◆ What the exercise asks ◆
Could you show all lines in the entries below that contain the string "through"?

◆ The records ◆
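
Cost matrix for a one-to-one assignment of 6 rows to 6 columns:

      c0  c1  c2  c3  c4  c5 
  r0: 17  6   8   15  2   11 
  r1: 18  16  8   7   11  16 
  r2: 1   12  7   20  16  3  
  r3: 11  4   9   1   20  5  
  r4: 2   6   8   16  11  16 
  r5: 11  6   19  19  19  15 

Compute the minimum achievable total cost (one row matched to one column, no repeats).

optimal assignment: row0→col4 (cost 2), row1→col2 (cost 8), row2→col5 (cost 3), row3→col3 (cost 1), row4→col0 (cost 2), row5→col1 (cost 6)
total = 2 + 8 + 3 + 1 + 2 + 6 = 22

Minimum assignment cost: 22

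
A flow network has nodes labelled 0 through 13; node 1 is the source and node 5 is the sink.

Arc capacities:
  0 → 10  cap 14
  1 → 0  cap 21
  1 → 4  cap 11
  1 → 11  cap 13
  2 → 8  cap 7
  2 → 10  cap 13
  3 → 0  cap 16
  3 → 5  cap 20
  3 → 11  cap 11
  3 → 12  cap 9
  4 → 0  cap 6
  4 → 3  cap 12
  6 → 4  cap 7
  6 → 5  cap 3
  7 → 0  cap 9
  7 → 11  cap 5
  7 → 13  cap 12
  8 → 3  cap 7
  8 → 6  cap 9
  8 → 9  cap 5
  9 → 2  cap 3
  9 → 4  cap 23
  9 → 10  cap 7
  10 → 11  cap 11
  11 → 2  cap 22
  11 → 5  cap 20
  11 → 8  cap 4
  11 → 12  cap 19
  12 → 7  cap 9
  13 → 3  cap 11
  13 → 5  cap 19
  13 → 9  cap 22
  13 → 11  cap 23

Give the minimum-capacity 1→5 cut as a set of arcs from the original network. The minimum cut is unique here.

augment #1: 1→11→5 push 13
augment #2: 1→4→3→5 push 11
augment #3: 1→0→10→11→5 push 7
augment #4: 1→0→10→11→8→3→5 push 4
max flow = 35; residual-reachable set from 1 gives S-side
cut edges (S→T): {(1,4), (1,11), (10,11)} total cap 35

Min-cut arcs: {(1,4), (1,11), (10,11)} (total capacity 35)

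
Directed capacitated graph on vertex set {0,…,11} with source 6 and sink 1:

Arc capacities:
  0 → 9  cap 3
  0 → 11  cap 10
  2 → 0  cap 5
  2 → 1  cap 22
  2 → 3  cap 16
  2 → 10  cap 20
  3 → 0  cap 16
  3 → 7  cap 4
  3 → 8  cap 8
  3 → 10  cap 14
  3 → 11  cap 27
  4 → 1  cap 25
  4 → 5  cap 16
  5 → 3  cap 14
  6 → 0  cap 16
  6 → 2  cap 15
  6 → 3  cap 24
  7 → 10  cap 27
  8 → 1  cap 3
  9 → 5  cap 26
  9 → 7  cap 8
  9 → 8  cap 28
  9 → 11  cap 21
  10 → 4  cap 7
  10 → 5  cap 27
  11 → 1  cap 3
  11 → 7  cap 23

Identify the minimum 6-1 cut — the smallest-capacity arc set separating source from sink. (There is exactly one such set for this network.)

augment #1: 6→2→1 push 15
augment #2: 6→0→11→1 push 3
augment #3: 6→3→8→1 push 3
augment #4: 6→3→10→4→1 push 7
max flow = 28; residual-reachable set from 6 gives S-side
cut edges (S→T): {(6,2), (8,1), (10,4), (11,1)} total cap 28

Min-cut arcs: {(6,2), (8,1), (10,4), (11,1)} (total capacity 28)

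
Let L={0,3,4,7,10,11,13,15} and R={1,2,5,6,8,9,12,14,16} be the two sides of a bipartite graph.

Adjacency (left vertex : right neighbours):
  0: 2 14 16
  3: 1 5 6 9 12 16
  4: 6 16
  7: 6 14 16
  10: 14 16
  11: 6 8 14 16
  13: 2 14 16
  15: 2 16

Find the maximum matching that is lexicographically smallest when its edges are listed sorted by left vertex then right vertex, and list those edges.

|M| = 6 (so the lex-smallest maximum matching has 6 edges)
process left vertices in ascending order; for each, take the smallest-labelled available neighbour that still permits 6 edges overall, or leave it unmatched if none does
lex-smallest matching: {0-2, 3-1, 4-6, 7-14, 10-16, 11-8}

Lex-smallest maximum matching: {(0,2), (3,1), (4,6), (7,14), (10,16), (11,8)}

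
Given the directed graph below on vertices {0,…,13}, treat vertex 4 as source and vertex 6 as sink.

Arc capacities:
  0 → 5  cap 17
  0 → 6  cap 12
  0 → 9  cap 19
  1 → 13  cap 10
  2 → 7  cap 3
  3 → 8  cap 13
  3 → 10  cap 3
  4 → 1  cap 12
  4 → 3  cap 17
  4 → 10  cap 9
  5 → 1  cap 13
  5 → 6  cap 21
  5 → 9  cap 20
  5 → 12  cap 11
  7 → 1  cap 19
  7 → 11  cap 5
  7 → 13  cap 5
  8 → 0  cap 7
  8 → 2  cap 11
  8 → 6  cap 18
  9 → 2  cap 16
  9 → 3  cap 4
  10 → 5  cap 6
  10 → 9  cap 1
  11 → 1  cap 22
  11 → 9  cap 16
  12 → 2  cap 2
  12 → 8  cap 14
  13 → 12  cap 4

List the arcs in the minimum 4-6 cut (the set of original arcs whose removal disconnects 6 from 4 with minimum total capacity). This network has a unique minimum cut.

augment #1: 4→3→8→6 push 13
augment #2: 4→10→5→6 push 6
augment #3: 4→1→13→12→8→6 push 4
max flow = 23; residual-reachable set from 4 gives S-side
cut edges (S→T): {(3,8), (10,5), (13,12)} total cap 23

Min-cut arcs: {(3,8), (10,5), (13,12)} (total capacity 23)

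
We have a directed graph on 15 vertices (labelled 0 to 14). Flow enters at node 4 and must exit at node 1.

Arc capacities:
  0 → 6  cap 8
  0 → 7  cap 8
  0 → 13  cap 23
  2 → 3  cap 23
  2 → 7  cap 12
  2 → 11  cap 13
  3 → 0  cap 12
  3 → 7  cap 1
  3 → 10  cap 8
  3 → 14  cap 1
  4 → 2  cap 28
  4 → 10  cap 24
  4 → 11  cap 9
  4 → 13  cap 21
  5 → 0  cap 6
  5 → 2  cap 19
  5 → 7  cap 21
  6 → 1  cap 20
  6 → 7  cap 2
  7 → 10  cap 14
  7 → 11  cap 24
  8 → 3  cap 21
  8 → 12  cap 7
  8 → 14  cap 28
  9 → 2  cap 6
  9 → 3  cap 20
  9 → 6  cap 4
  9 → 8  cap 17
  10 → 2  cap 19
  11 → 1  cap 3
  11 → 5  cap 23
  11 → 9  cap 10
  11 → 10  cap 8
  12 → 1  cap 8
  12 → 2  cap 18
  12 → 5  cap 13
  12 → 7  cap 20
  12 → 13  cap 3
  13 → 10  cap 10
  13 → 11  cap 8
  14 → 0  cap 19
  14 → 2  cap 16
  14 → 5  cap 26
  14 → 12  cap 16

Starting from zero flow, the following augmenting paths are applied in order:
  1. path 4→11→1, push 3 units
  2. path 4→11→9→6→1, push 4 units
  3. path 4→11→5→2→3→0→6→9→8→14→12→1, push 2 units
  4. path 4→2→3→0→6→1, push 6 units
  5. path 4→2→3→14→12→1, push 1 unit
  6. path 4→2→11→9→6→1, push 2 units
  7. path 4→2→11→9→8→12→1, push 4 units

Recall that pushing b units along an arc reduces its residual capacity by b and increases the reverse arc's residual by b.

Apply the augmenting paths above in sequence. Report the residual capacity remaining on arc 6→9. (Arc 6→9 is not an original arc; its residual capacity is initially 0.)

after path 1 (4→11→1, push 3): res(6,9)=0
after path 2 (4→11→9→6→1, push 4): res(6,9)=4
after path 3 (4→11→5→2→3→0→6→9→8→14→12→1, push 2): res(6,9)=2
after path 4 (4→2→3→0→6→1, push 6): res(6,9)=2
after path 5 (4→2→3→14→12→1, push 1): res(6,9)=2
after path 6 (4→2→11→9→6→1, push 2): res(6,9)=4
after path 7 (4→2→11→9→8→12→1, push 4): res(6,9)=4

Residual capacity of (6,9): 4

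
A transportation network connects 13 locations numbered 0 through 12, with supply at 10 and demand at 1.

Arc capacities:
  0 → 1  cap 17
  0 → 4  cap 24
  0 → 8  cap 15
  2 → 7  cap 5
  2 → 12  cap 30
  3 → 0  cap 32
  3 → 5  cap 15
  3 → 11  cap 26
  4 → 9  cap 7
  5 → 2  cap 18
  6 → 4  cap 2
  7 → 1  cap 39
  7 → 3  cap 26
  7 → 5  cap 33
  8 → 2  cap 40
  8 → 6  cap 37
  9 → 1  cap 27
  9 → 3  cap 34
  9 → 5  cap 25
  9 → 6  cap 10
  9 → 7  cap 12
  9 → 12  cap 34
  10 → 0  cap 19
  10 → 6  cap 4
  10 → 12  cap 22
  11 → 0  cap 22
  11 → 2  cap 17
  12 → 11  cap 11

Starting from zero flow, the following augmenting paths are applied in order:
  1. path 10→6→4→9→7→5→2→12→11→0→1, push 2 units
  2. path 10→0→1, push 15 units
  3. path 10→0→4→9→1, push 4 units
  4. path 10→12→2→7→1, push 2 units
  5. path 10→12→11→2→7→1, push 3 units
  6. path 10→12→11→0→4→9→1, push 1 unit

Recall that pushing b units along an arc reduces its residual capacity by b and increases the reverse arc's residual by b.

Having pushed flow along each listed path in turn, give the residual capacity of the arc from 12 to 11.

after path 1 (10→6→4→9→7→5→2→12→11→0→1, push 2): res(12,11)=9
after path 2 (10→0→1, push 15): res(12,11)=9
after path 3 (10→0→4→9→1, push 4): res(12,11)=9
after path 4 (10→12→2→7→1, push 2): res(12,11)=9
after path 5 (10→12→11→2→7→1, push 3): res(12,11)=6
after path 6 (10→12→11→0→4→9→1, push 1): res(12,11)=5

Residual capacity of (12,11): 5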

◆ Answer to this problem ◆
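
A flow network has nodes labelled 0 through 13; node 1 is the source and node 5 is the sink.
A transportation network connects 13 locations numbered 0 through 12, with supply at 10 and demand at 1.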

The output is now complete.